## Input:
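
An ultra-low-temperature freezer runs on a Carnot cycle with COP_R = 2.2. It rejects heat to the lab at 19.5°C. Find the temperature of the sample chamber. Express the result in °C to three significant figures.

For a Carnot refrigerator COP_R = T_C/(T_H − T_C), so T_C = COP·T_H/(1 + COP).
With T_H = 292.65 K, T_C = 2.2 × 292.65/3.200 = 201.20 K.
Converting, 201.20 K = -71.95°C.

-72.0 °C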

## Directions for this task:
Copy out every entry, keeping each line exactly as it is.

## Answer for the task:
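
An ultra-low-temperature freezer runs on a Carnot cycle with COP_R = 2.2. It rejects heat to the lab at 19.5°C. Find the temperature of the sample chamber. Express the result in °C to three significant figures.

For a Carnot refrigerator COP_R = T_C/(T_H − T_C), so T_C = COP·T_H/(1 + COP).
With T_H = 292.65 K, T_C = 2.2 × 292.65/3.200 = 201.20 K.
Converting, 201.20 K = -71.95°C.

-72.0 °C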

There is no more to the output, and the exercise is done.